* **DATA PROVIDED**:
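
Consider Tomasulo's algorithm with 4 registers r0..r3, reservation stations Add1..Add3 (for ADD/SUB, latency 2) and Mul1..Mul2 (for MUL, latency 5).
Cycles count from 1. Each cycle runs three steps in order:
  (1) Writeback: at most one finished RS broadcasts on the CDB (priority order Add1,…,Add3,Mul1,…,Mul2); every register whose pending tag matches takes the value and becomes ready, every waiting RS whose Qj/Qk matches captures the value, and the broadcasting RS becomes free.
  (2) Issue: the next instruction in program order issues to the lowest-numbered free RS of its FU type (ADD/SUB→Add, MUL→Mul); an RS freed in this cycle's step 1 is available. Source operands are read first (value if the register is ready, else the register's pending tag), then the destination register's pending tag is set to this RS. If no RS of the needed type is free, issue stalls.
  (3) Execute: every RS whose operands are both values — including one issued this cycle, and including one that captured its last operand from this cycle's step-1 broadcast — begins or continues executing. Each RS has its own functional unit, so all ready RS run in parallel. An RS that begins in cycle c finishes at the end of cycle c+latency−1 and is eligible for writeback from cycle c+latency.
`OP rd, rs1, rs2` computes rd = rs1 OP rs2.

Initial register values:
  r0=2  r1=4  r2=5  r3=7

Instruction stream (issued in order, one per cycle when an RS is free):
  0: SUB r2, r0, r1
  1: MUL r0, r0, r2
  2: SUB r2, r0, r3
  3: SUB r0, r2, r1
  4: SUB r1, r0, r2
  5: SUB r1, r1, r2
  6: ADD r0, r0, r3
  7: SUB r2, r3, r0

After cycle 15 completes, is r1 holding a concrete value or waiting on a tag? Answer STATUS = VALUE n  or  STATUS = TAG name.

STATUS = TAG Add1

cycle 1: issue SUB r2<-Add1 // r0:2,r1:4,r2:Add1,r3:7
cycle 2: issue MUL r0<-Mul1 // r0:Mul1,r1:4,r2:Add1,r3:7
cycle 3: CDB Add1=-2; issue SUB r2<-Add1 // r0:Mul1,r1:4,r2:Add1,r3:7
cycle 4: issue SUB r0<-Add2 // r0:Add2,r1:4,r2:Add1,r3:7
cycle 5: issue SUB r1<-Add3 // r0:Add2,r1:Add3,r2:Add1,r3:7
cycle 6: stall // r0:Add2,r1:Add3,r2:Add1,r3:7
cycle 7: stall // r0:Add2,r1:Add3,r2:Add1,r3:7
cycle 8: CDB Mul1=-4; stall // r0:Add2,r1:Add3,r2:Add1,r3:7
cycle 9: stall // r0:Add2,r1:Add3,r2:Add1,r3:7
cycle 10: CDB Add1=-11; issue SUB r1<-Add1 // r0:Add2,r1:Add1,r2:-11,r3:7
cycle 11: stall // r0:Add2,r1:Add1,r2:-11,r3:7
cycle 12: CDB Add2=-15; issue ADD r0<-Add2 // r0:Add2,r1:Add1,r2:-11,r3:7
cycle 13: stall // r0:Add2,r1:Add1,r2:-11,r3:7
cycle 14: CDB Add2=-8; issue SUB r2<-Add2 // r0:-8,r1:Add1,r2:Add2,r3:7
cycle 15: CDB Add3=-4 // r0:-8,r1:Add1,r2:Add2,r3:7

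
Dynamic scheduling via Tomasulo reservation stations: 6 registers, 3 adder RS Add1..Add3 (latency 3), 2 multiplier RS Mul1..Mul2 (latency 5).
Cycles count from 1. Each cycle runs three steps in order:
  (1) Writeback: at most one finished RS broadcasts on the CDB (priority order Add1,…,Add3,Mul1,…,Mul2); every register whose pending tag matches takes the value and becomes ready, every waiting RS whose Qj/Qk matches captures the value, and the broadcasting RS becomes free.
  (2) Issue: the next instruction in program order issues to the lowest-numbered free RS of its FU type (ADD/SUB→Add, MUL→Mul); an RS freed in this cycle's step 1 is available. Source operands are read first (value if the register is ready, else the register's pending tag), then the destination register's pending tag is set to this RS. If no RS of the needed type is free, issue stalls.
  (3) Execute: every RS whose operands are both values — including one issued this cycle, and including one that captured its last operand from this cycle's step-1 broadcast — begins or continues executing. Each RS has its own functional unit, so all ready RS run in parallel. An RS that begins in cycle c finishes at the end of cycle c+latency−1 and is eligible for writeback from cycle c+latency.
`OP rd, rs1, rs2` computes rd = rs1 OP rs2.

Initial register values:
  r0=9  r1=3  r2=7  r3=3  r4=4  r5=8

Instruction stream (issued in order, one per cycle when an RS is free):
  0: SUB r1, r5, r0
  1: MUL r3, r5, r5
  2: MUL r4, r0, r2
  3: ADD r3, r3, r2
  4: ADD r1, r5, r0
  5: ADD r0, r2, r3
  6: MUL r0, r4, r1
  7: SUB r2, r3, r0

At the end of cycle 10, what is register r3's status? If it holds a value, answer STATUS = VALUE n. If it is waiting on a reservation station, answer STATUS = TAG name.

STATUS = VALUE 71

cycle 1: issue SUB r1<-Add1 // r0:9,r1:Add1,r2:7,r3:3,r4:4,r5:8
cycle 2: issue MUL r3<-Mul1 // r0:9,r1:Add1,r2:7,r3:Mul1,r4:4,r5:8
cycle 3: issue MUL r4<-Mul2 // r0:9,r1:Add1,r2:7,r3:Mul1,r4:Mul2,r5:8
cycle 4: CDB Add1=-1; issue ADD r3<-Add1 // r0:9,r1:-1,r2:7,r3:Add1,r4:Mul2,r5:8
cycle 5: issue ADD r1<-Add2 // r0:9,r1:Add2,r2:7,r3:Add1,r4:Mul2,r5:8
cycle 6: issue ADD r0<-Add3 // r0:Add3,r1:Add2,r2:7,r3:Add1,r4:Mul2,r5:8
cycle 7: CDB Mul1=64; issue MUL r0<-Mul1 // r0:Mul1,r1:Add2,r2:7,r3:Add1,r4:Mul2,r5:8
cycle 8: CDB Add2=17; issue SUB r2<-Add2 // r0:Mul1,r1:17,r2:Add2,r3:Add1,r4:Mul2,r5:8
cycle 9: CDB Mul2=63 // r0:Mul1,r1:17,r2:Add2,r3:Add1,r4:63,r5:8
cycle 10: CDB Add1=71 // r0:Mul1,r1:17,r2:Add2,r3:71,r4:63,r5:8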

...

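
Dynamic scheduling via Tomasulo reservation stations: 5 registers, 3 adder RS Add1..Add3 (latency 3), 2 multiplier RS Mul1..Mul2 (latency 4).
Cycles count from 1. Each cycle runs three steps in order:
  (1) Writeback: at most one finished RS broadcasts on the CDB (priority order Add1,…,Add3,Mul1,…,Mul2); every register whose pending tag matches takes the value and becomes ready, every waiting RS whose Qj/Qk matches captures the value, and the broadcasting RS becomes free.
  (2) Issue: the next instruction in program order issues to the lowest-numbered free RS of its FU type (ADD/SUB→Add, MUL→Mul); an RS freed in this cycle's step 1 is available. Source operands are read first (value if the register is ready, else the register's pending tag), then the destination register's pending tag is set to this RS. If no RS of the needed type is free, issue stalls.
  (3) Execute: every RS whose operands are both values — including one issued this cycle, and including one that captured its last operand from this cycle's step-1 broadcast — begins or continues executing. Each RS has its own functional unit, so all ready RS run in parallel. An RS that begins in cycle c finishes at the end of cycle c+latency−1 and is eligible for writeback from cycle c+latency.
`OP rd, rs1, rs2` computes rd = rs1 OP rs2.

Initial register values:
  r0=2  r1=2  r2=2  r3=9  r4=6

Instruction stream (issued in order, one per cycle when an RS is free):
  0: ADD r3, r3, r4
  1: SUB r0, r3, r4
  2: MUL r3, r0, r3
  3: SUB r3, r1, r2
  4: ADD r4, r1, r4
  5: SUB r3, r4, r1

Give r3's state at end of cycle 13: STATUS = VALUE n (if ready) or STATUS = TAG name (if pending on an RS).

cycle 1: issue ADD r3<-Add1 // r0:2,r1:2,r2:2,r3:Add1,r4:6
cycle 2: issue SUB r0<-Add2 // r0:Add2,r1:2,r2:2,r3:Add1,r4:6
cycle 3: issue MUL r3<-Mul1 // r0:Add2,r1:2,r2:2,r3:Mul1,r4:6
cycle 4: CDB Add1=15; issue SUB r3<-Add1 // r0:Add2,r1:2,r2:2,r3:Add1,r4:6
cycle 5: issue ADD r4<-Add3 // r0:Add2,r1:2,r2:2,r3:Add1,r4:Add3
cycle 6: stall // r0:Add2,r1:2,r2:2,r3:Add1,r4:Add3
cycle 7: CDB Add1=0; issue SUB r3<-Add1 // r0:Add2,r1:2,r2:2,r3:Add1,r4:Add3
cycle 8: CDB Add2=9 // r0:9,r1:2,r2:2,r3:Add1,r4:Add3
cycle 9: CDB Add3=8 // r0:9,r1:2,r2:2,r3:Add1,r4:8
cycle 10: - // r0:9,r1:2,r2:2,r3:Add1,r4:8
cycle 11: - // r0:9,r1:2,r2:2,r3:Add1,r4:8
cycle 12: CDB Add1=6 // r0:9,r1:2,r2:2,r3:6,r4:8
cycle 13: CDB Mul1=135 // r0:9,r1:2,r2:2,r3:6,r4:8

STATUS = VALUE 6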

* **TASK GOAL**: From the records above, show each line that contains the word "Dynamic".

* **RESPONSE BELOW**:
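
Dynamic scheduling via Tomasulo reservation stations: 6 registers, 3 adder RS Add1..Add3 (latency 3), 2 multiplier RS Mul1..Mul2 (latency 5).
Dynamic scheduling via Tomasulo reservation stations: 5 registers, 3 adder RS Add1..Add3 (latency 3), 2 multiplier RS Mul1..Mul2 (latency 4).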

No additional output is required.